**PROBLEM TO SOLVE:** In the listing below, the lines starting with the line with "cam: (x=1, y=3), insert from -y or +y" and going on through the line with "shelf: (x=1, y=2), insert" are to be reproduced exactly, and only those.

**PROVIDED DATA:**
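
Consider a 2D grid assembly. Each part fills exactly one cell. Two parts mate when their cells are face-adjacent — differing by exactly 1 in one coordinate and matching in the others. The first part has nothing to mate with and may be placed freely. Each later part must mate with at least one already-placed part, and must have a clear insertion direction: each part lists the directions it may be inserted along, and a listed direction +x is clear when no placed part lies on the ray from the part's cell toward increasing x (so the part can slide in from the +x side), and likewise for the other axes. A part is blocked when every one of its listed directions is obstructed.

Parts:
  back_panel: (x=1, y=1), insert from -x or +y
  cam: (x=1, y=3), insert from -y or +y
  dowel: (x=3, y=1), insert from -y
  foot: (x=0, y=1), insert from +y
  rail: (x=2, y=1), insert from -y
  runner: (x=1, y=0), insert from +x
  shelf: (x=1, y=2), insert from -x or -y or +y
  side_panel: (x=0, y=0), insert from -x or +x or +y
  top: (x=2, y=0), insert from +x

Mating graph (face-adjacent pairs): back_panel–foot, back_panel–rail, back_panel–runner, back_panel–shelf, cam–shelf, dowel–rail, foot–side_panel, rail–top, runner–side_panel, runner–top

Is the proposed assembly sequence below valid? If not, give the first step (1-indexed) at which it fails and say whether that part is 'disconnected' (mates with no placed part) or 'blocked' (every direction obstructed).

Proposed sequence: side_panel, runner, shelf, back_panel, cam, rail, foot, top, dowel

1. side_panel@(0, 0) [-x clear] — {side_panel}
2. runner@(1, 0) [+x clear] — {runner, side_panel}
3. shelf@(1, 2) — no placed neighbour ⇒ disconnected

Invalid at step 3 (disconnected)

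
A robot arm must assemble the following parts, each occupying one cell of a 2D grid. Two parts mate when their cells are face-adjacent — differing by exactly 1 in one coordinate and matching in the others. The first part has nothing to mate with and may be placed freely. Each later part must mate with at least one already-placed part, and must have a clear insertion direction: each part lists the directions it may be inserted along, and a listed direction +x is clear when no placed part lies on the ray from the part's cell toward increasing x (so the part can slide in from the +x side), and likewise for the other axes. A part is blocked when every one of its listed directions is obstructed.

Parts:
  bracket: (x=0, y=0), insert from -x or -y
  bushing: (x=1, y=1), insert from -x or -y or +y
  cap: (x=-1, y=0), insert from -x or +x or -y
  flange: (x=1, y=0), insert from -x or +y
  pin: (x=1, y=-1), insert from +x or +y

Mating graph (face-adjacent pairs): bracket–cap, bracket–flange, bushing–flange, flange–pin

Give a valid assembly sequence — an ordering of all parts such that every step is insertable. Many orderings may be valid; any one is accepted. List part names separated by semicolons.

flange; pin; bushing; bracket; cap

1. flange@(1, 0) [-x clear] — {flange}
2. pin@(1, -1) [+x clear] — {flange, pin}
3. bushing@(1, 1) [-x clear] — {bushing, flange, pin}
4. bracket@(0, 0) [-x clear] — {bracket, bushing, flange, pin}
5. cap@(-1, 0) [-x clear] — {bracket, bushing, cap, flange, pin}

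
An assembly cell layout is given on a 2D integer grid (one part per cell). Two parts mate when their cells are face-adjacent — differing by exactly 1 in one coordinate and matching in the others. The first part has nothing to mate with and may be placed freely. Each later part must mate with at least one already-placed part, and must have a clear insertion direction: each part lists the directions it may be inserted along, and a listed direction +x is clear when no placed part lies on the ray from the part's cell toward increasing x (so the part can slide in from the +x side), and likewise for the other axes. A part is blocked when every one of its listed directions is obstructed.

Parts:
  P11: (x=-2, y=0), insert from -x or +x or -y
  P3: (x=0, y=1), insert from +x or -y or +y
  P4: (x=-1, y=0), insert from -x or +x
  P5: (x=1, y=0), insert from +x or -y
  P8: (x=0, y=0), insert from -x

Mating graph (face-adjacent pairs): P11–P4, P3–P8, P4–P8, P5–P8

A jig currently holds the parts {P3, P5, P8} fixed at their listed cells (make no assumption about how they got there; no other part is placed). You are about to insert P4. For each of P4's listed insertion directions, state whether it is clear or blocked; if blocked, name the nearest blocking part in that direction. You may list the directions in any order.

+x: blocked by P8; -x: clear

-x: ray from P4(-1, 0) has no placed part ⇒ clear
+x: nearest on ray is P8@(0, 0) ⇒ blocked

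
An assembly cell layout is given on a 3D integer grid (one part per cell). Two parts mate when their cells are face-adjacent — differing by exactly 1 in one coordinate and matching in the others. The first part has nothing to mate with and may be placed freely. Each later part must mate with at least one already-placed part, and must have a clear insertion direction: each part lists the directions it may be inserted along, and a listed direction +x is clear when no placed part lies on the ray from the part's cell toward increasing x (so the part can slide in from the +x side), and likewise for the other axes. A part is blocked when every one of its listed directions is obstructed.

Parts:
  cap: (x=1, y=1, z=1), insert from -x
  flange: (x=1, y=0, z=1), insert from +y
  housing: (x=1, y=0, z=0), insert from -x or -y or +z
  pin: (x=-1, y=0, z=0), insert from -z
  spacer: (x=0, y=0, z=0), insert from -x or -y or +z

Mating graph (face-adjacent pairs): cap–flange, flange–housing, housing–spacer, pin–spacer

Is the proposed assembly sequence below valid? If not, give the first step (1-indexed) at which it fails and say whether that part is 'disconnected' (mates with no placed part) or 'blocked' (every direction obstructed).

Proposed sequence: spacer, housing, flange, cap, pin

Valid

1. spacer@(0, 0, 0) [-x clear] — {spacer}
2. housing@(1, 0, 0) [-y clear] — {housing, spacer}
3. flange@(1, 0, 1) [+y clear] — {flange, housing, spacer}
4. cap@(1, 1, 1) [-x clear] — {cap, flange, housing, spacer}
5. pin@(-1, 0, 0) [-z clear] — {cap, flange, housing, pin, spacer}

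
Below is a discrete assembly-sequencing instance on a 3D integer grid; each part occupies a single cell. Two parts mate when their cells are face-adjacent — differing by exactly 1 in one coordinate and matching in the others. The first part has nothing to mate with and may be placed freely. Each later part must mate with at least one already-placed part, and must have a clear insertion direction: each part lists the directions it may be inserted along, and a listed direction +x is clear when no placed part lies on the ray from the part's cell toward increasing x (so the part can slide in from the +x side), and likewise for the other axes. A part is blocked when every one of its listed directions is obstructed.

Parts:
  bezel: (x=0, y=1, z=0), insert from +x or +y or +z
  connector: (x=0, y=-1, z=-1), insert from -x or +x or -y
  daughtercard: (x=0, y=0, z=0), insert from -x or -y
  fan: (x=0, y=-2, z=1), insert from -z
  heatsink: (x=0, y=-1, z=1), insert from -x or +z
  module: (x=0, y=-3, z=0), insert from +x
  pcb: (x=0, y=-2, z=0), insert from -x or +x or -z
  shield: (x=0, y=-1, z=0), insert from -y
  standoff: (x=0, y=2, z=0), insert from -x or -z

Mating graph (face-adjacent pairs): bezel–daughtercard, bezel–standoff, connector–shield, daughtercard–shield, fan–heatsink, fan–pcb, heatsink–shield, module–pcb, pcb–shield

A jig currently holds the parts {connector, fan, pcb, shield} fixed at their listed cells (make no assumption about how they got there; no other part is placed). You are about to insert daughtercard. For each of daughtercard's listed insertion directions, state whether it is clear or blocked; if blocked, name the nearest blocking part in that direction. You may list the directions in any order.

-x: ray from daughtercard(0, 0, 0) has no placed part ⇒ clear
-y: nearest on ray is shield@(0, -1, 0) ⇒ blocked

-x: clear; -y: blocked by shield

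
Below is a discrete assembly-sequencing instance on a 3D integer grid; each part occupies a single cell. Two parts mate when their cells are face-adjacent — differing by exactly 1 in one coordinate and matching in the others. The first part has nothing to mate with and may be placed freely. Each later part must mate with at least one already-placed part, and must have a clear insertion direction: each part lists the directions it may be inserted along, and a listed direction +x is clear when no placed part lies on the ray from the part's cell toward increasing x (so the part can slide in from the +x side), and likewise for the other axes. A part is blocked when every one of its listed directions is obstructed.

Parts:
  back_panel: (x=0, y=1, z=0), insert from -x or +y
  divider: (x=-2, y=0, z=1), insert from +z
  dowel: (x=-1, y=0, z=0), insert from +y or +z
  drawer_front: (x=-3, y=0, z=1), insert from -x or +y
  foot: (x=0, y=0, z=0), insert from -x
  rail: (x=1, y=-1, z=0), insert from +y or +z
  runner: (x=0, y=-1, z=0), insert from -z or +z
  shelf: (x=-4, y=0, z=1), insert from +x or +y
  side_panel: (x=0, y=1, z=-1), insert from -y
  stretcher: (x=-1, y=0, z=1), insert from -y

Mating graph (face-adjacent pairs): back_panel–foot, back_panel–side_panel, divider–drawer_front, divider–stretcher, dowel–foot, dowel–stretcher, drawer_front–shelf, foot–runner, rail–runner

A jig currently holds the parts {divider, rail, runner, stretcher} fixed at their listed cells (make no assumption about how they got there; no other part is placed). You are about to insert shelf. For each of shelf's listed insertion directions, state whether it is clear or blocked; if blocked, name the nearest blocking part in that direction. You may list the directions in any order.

+x: nearest on ray is divider@(-2, 0, 1) ⇒ blocked
+y: ray from shelf(-4, 0, 1) has no placed part ⇒ clear

+x: blocked by divider; +y: clear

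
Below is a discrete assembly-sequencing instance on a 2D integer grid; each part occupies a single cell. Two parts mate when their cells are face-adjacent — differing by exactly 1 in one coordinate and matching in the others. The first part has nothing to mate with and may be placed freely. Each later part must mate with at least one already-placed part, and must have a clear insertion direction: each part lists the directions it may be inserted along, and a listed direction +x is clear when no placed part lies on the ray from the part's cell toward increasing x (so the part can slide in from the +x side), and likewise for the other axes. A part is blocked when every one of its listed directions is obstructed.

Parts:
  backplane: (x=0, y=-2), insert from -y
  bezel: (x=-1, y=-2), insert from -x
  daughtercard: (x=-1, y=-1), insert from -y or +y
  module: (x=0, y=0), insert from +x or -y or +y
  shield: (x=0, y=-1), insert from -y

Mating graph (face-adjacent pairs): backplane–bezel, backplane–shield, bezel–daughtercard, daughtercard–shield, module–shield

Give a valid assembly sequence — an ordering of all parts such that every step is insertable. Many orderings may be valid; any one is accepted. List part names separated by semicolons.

shield; backplane; module; bezel; daughtercard

1. shield@(0, -1) [-y clear] — {shield}
2. backplane@(0, -2) [-y clear] — {backplane, shield}
3. module@(0, 0) [+x clear] — {backplane, module, shield}
4. bezel@(-1, -2) [-x clear] — {backplane, bezel, module, shield}
5. daughtercard@(-1, -1) [+y clear] — {backplane, bezel, daughtercard, module, shield}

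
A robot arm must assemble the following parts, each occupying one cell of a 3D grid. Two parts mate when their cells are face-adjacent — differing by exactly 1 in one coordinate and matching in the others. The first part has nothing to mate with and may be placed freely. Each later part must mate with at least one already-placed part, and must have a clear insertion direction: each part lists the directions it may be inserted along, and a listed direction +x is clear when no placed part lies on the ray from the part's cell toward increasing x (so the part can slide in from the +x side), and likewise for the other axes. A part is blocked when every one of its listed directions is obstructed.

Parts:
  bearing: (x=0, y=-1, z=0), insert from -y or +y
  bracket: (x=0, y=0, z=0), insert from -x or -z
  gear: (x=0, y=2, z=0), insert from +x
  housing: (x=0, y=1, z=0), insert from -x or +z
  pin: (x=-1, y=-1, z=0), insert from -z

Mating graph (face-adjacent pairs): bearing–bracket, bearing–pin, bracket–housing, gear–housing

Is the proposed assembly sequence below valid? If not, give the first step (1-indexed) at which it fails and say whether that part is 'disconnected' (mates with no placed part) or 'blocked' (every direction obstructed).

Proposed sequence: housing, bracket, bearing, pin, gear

Valid

1. housing@(0, 1, 0) [-x clear] — {housing}
2. bracket@(0, 0, 0) [-x clear] — {bracket, housing}
3. bearing@(0, -1, 0) [-y clear] — {bearing, bracket, housing}
4. pin@(-1, -1, 0) [-z clear] — {bearing, bracket, housing, pin}
5. gear@(0, 2, 0) [+x clear] — {bearing, bracket, gear, housing, pin}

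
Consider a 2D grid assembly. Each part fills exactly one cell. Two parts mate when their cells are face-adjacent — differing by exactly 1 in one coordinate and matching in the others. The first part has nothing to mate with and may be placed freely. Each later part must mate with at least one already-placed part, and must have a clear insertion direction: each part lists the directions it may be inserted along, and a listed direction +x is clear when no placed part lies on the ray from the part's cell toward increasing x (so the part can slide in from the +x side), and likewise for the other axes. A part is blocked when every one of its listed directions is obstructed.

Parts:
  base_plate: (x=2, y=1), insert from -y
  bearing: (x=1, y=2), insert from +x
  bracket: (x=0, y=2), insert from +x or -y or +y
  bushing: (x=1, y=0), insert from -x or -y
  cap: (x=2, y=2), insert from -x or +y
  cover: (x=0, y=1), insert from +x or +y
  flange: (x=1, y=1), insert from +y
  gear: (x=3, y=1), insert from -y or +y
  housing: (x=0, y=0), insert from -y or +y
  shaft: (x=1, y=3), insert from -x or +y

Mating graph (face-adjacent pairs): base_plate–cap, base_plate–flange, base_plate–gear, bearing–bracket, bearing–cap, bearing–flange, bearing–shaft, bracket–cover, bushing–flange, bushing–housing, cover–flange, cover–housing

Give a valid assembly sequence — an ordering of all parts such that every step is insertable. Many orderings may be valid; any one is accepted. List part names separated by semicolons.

base_plate; gear; flange; bearing; cap; cover; housing; bracket; shaft; bushing

1. base_plate@(2, 1) [-y clear] — {base_plate}
2. gear@(3, 1) [-y clear] — {base_plate, gear}
3. flange@(1, 1) [+y clear] — {base_plate, flange, gear}
4. bearing@(1, 2) [+x clear] — {base_plate, bearing, flange, gear}
5. cap@(2, 2) [+y clear] — {base_plate, bearing, cap, flange, gear}
6. cover@(0, 1) [+y clear] — {base_plate, bearing, cap, cover, flange, gear}
7. housing@(0, 0) [-y clear] — {base_plate, bearing, cap, cover, flange, gear, housing}
8. bracket@(0, 2) [+y clear] — {base_plate, bearing, bracket, cap, cover, flange, gear, housing}
9. shaft@(1, 3) [-x clear] — {base_plate, bearing, bracket, cap, cover, flange, gear, housing, shaft}
10. bushing@(1, 0) [-y clear] — {base_plate, bearing, bracket, bushing, cap, cover, flange, gear, housing, shaft}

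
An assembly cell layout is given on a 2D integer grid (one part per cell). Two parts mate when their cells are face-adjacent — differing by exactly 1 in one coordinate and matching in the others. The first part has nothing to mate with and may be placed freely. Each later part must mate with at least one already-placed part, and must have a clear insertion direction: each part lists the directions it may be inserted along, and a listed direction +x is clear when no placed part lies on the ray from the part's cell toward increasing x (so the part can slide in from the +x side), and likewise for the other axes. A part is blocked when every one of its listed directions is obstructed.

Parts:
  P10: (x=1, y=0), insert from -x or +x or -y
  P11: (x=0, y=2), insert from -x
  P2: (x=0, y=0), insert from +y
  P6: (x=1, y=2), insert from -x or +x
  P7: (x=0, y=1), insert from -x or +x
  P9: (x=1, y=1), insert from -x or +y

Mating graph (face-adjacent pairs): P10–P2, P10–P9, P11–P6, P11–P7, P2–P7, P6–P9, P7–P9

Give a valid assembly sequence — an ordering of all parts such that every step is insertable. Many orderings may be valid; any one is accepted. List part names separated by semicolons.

P2; P7; P11; P9; P6; P10

1. P2@(0, 0) [+y clear] — {P2}
2. P7@(0, 1) [-x clear] — {P2, P7}
3. P11@(0, 2) [-x clear] — {P11, P2, P7}
4. P9@(1, 1) [+y clear] — {P11, P2, P7, P9}
5. P6@(1, 2) [+x clear] — {P11, P2, P6, P7, P9}
6. P10@(1, 0) [+x clear] — {P10, P11, P2, P6, P7, P9}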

**ANSWER BOX:**
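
  cam: (x=1, y=3), insert from -y or +y
  dowel: (x=3, y=1), insert from -y
  foot: (x=0, y=1), insert from +y
  rail: (x=2, y=1), insert from -y
  runner: (x=1, y=0), insert from +x
  shelf: (x=1, y=2), insert from -x or -y or +y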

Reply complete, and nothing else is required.